### Required work:
Only the lines below from the one containing "7: Denver over" to the one containing "6 ballots: C > D > B > A" should be repeated, both included and unchanged.

Collected data:
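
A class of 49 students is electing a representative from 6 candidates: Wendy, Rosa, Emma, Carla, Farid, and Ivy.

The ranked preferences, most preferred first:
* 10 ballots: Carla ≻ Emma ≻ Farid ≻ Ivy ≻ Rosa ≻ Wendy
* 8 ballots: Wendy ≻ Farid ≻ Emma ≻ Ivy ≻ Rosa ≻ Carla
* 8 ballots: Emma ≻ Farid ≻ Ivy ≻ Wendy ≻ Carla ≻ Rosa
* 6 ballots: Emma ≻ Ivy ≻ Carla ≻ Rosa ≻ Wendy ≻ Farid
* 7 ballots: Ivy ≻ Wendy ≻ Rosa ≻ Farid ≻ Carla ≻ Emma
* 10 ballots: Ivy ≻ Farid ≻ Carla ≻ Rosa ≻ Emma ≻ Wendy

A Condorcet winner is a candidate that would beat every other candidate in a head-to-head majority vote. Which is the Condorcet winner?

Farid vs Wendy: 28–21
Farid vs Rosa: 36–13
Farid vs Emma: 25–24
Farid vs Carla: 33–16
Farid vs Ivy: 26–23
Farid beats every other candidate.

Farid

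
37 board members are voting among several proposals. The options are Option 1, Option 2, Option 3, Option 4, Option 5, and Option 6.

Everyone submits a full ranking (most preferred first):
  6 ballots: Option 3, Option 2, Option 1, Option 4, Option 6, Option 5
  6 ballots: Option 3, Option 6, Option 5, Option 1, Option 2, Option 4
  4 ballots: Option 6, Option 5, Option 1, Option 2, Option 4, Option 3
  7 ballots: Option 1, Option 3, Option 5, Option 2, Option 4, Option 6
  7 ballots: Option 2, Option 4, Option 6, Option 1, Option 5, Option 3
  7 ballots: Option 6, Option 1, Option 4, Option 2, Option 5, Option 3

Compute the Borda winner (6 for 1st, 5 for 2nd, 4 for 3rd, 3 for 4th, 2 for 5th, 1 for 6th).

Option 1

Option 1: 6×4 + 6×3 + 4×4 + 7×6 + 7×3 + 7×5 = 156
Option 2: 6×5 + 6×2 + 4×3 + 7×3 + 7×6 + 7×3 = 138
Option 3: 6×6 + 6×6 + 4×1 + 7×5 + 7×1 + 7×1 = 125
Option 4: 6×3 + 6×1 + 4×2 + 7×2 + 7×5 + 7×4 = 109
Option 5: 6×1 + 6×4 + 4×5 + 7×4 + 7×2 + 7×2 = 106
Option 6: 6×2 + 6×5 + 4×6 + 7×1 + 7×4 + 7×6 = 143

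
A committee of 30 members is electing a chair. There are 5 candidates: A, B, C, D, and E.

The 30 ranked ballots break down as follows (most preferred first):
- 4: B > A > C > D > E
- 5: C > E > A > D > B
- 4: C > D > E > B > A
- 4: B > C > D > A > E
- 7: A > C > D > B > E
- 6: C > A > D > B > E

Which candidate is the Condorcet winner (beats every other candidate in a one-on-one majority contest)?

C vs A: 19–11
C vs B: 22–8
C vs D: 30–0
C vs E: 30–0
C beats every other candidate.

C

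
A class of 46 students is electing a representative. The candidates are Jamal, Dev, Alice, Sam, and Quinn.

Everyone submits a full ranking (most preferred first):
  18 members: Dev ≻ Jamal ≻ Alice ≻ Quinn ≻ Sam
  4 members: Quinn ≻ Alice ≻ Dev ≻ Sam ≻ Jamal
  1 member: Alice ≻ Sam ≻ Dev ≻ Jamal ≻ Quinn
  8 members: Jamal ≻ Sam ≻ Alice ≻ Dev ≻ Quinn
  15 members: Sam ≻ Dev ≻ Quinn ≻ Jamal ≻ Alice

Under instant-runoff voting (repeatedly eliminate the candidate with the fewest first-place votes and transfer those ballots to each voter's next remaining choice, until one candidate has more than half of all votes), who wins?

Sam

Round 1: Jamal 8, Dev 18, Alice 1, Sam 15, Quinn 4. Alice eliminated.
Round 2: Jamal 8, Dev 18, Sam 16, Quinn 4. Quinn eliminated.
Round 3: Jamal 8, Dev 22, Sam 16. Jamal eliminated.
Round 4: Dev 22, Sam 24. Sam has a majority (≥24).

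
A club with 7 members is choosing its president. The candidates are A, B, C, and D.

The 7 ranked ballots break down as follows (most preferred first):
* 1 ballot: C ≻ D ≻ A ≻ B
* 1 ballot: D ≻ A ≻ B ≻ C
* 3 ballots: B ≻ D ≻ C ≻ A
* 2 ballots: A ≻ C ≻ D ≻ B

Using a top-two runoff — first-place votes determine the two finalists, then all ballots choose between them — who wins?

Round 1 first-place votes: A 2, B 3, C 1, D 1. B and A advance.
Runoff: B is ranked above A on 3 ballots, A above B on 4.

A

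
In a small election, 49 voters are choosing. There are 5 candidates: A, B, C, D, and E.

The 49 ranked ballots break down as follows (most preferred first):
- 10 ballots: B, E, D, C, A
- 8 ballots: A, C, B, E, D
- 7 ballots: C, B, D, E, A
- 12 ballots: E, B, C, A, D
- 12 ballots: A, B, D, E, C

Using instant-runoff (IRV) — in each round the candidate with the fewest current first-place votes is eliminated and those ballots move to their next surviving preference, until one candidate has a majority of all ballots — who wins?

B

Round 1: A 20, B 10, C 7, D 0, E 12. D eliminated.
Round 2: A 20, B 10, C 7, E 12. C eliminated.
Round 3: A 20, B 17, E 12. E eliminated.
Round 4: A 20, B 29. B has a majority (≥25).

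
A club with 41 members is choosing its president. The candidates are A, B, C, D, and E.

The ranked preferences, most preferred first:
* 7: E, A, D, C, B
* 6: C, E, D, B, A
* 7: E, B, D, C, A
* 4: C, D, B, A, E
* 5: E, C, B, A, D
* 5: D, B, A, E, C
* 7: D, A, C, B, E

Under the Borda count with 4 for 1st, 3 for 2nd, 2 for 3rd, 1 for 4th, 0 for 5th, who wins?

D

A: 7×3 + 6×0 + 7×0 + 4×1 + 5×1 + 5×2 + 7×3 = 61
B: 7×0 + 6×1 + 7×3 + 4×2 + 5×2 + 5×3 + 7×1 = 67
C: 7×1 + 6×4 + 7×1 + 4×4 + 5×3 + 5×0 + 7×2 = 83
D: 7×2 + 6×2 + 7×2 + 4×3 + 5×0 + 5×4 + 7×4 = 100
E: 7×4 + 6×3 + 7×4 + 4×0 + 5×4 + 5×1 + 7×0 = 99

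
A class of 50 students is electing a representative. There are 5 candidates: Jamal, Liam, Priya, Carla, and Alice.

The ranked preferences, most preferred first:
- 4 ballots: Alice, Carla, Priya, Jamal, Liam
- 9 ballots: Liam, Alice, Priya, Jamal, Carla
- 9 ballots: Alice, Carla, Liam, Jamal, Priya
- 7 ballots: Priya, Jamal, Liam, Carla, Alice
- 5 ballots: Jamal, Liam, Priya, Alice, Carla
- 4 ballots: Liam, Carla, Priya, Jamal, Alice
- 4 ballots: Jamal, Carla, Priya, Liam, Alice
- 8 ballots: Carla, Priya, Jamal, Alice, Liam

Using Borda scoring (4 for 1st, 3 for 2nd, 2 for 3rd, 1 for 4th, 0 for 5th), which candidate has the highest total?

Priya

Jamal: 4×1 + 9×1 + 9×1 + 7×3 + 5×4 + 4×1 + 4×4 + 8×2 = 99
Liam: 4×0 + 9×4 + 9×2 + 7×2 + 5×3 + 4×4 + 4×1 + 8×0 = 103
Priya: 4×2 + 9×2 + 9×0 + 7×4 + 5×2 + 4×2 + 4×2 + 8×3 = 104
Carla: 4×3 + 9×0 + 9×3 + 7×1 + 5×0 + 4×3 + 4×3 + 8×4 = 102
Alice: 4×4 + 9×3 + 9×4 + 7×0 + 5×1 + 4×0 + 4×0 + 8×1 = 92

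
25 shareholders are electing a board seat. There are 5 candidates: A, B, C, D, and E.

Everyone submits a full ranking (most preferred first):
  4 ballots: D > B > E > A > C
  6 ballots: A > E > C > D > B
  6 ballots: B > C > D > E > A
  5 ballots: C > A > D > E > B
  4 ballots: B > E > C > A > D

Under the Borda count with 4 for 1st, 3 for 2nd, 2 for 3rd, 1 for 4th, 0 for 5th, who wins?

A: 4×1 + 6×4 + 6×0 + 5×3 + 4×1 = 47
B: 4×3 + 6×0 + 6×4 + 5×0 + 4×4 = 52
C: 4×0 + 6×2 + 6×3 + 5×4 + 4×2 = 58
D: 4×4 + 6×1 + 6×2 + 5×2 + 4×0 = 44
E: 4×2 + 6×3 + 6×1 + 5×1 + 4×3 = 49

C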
* * *
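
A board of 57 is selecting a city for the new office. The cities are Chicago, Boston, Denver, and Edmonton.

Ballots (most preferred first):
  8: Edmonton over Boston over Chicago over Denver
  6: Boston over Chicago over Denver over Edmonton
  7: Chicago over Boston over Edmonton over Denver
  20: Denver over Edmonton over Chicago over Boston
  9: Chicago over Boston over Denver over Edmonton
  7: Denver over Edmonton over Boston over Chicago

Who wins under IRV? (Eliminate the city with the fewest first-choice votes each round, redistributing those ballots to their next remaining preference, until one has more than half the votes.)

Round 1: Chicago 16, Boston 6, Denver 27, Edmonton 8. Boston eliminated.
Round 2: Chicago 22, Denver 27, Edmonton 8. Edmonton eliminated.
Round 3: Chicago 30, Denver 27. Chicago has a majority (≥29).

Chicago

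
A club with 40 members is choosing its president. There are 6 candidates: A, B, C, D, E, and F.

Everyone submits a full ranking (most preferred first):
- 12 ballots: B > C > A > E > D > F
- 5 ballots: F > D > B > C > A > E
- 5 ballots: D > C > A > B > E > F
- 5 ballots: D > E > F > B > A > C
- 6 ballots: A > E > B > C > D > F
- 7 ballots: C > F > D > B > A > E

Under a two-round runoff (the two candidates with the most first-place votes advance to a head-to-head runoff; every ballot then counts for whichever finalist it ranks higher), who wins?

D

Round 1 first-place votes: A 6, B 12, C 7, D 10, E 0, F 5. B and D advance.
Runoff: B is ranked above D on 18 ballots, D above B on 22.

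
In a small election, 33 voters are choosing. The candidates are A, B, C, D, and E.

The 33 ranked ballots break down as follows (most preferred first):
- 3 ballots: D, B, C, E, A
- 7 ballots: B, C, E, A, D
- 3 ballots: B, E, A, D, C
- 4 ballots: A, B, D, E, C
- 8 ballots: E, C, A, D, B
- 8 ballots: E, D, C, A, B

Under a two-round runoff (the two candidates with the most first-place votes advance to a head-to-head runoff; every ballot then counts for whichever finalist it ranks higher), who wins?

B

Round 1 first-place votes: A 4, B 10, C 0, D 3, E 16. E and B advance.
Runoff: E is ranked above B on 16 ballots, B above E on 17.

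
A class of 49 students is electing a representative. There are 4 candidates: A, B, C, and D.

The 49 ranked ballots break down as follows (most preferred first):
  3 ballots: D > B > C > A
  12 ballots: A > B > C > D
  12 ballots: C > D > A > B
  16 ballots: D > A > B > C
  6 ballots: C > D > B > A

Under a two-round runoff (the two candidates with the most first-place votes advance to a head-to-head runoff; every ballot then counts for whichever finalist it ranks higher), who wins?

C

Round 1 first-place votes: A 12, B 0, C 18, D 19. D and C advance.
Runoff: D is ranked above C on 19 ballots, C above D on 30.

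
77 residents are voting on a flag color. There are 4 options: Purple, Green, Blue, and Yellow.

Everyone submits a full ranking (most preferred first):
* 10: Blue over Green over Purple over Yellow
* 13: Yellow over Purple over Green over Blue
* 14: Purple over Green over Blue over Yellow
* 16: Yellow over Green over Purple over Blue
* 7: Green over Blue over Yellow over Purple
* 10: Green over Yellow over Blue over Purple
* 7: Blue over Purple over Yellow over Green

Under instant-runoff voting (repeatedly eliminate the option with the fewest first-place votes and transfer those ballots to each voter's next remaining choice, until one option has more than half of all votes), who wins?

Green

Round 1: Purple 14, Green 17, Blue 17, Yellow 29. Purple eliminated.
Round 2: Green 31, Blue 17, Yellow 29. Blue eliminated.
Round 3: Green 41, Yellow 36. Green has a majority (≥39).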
* * *
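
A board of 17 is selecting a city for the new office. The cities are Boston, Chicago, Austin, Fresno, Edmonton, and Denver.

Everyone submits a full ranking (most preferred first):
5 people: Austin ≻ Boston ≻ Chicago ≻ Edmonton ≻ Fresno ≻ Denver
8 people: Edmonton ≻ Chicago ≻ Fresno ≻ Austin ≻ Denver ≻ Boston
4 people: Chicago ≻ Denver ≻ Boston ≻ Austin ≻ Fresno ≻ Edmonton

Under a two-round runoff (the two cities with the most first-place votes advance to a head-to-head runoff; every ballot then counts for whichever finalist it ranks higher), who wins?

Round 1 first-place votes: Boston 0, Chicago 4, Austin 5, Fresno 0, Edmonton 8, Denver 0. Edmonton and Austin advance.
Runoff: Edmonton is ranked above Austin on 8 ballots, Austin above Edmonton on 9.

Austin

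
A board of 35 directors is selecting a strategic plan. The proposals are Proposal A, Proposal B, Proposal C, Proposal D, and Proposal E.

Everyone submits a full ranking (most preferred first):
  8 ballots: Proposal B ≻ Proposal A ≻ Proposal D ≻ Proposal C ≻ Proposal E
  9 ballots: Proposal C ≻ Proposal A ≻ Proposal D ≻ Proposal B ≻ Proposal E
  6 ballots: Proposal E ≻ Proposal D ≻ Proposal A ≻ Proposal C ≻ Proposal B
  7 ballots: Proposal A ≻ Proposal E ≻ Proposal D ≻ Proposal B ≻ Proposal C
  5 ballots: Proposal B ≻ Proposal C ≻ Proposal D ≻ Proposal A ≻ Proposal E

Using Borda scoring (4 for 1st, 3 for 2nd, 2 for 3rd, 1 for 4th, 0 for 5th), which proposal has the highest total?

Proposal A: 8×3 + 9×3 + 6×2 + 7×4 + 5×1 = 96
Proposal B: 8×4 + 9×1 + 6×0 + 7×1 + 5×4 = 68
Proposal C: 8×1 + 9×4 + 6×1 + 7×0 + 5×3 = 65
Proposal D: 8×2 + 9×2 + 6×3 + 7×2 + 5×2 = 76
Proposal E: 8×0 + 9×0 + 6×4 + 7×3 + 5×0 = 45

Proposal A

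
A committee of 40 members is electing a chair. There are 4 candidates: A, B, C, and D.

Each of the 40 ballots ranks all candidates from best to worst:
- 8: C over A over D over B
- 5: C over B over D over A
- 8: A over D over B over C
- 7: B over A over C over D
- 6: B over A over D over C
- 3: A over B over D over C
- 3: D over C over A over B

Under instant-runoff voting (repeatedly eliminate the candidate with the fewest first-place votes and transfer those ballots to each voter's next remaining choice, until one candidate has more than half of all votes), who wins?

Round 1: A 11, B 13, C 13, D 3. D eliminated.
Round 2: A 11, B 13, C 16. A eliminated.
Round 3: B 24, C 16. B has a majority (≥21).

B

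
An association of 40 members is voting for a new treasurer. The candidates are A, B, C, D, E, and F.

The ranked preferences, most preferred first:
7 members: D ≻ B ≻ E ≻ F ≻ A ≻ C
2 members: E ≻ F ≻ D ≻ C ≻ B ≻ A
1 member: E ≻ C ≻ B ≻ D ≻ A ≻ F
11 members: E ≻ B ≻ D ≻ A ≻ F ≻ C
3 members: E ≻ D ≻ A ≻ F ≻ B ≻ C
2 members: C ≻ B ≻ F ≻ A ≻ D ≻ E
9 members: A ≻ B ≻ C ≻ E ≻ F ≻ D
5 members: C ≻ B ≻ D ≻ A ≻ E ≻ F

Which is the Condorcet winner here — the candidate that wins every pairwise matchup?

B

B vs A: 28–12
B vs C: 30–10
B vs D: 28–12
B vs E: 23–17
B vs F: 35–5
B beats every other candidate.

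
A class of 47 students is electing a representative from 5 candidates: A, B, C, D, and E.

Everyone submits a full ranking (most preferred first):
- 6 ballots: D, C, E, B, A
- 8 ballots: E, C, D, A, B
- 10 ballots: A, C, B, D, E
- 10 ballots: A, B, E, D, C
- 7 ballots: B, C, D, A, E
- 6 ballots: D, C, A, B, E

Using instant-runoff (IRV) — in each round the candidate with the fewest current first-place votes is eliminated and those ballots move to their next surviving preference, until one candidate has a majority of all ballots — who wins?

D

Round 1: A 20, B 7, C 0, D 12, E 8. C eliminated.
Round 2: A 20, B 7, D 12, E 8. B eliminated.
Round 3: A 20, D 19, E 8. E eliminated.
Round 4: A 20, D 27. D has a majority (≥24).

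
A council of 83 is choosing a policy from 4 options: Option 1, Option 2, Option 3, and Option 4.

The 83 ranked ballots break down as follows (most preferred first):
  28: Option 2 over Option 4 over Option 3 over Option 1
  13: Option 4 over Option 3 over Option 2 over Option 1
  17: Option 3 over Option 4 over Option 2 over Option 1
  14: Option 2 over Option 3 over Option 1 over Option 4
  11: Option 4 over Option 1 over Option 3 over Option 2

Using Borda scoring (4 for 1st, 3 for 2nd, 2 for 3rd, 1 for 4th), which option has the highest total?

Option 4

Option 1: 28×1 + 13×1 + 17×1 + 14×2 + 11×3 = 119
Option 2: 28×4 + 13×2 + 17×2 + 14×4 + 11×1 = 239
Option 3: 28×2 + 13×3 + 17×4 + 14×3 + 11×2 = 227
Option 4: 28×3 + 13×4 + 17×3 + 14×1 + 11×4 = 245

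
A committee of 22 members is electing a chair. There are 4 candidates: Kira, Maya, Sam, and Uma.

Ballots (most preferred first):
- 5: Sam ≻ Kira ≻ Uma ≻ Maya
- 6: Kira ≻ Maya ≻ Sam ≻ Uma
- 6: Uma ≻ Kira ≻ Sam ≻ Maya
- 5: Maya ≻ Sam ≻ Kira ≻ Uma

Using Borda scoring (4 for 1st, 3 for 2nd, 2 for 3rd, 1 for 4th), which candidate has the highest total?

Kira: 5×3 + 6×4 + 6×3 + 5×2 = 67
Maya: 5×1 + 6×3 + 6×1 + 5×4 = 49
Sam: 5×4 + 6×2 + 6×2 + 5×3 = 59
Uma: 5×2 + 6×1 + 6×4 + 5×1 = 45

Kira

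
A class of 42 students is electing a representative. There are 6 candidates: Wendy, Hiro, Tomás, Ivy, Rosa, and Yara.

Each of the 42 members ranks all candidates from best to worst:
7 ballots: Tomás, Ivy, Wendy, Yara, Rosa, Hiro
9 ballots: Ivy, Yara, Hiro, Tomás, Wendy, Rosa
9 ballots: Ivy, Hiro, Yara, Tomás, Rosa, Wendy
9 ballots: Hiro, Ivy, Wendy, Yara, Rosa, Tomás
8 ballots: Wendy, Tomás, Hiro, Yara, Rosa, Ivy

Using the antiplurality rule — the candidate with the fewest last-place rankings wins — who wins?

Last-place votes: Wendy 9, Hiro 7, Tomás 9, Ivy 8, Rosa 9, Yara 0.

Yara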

### Result of this task:
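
  7: Denver over Edmonton over Boston over Chicago

Who wins under IRV? (Eliminate the city with the fewest first-choice votes each round, redistributing those ballots to their next remaining preference, until one has more than half the votes.)

Round 1: Chicago 16, Boston 6, Denver 27, Edmonton 8. Boston eliminated.
Round 2: Chicago 22, Denver 27, Edmonton 8. Edmonton eliminated.
Round 3: Chicago 30, Denver 27. Chicago has a majority (≥29).

Chicago

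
A club with 40 members is choosing its president. There are 6 candidates: A, B, C, D, E, and F.

Everyone submits a full ranking (most preferred first):
- 12 ballots: B > C > A > E > D > F
- 5 ballots: F > D > B > C > A > E
- 5 ballots: D > C > A > B > E > F
- 5 ballots: D > E > F > B > A > C
- 6 ballots: A > E > B > C > D > F
- 7 ballots: C > F > D > B > A > E

Under a two-round runoff (the two candidates with the most first-place votes advance to a head-to-head runoff; every ballot then counts for whichever finalist it ranks higher), who wins?

D

Round 1 first-place votes: A 6, B 12, C 7, D 10, E 0, F 5. B and D advance.
Runoff: B is ranked above D on 18 ballots, D above B on 22.

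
In a small election, 33 voters are choosing. The candidates are A, B, C, D, and E.

The 33 ranked ballots break down as follows (most preferred first):
- 3 ballots: D, B, C, E, A
- 7 ballots: B, C, E, A, D
- 3 ballots: B, E, A, D, C
- 4 ballots: A, B, D, E, C
- 8 ballots: E, C, A, D, B
- 8 ballots: E, D, C, A, B

Under a two-round runoff (the two candidates with the most first-place votes advance to a head-to-head runoff; every ballot then counts for whichever finalist it ranks higher), who wins?

B

Round 1 first-place votes: A 4, B 10, C 0, D 3, E 16. E and B advance.
Runoff: E is ranked above B on 16 ballots, B above E on 17.

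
A class of 49 students is electing a representative. There are 4 candidates: A, B, C, and D.

The 49 ranked ballots break down as follows (most preferred first):
  3 ballots: D > B > C > A
  12 ballots: A > B > C > D
  12 ballots: C > D > A > B
  16 ballots: D > A > B > C
  6 ballots: C > D > B > A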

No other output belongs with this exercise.